**Task statement**
The full set of entries below must be returned exactly as shown.

**Data for the task**
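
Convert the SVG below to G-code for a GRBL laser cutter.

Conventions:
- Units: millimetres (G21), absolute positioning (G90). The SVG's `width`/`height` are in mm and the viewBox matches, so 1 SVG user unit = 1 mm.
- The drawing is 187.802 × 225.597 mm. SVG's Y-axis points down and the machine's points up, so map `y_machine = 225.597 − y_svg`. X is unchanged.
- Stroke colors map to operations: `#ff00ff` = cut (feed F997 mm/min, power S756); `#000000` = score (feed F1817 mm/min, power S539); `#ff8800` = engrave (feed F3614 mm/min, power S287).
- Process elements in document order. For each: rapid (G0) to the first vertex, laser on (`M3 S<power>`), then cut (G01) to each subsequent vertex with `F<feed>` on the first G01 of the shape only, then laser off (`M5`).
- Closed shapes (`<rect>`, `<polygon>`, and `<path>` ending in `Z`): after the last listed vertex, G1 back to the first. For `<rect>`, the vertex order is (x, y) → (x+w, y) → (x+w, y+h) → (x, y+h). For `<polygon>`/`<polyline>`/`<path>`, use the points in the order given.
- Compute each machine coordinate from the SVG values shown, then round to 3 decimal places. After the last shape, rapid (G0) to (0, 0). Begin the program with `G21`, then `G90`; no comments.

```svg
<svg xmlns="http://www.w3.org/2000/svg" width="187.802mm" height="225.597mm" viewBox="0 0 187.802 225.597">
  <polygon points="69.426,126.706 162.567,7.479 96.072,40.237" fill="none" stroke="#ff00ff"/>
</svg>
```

1 u = 1 mm; y_m = 225.597 − y.

[1] `<polygon>` closed polygon, #ff00ff→cut S756 F997: (69.426,98.891) → (162.567,218.118) → (96.072,185.360) → (69.426,98.891) (closed)

G21
G90
G0 X69.426 Y98.891
M3 S756
G01 X162.567 Y218.118 F997
G01 X96.072 Y185.360
G01 X69.426 Y98.891
M5
G0 X0.000 Y0.000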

**Result for this exercise**
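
Convert the SVG below to G-code for a GRBL laser cutter.

Conventions:
- Units: millimetres (G21), absolute positioning (G90). The SVG's `width`/`height` are in mm and the viewBox matches, so 1 SVG user unit = 1 mm.
- The drawing is 187.802 × 225.597 mm. SVG's Y-axis points down and the machine's points up, so map `y_machine = 225.597 − y_svg`. X is unchanged.
- Stroke colors map to operations: `#ff00ff` = cut (feed F997 mm/min, power S756); `#000000` = score (feed F1817 mm/min, power S539); `#ff8800` = engrave (feed F3614 mm/min, power S287).
- Process elements in document order. For each: rapid (G0) to the first vertex, laser on (`M3 S<power>`), then cut (G01) to each subsequent vertex with `F<feed>` on the first G01 of the shape only, then laser off (`M5`).
- Closed shapes (`<rect>`, `<polygon>`, and `<path>` ending in `Z`): after the last listed vertex, G1 back to the first. For `<rect>`, the vertex order is (x, y) → (x+w, y) → (x+w, y+h) → (x, y+h). For `<polygon>`/`<polyline>`/`<path>`, use the points in the order given.
- Compute each machine coordinate from the SVG values shown, then round to 3 decimal places. After the last shape, rapid (G0) to (0, 0). Begin the program with `G21`, then `G90`; no comments.

```svg
<svg xmlns="http://www.w3.org/2000/svg" width="187.802mm" height="225.597mm" viewBox="0 0 187.802 225.597">
  <polygon points="69.426,126.706 162.567,7.479 96.072,40.237" fill="none" stroke="#ff00ff"/>
</svg>
```

1 u = 1 mm; y_m = 225.597 − y.

[1] `<polygon>` closed polygon, #ff00ff→cut S756 F997: (69.426,98.891) → (162.567,218.118) → (96.072,185.360) → (69.426,98.891) (closed)

G21
G90
G0 X69.426 Y98.891
M3 S756
G01 X162.567 Y218.118 F997
G01 X96.072 Y185.360
G01 X69.426 Y98.891
M5
G0 X0.000 Y0.000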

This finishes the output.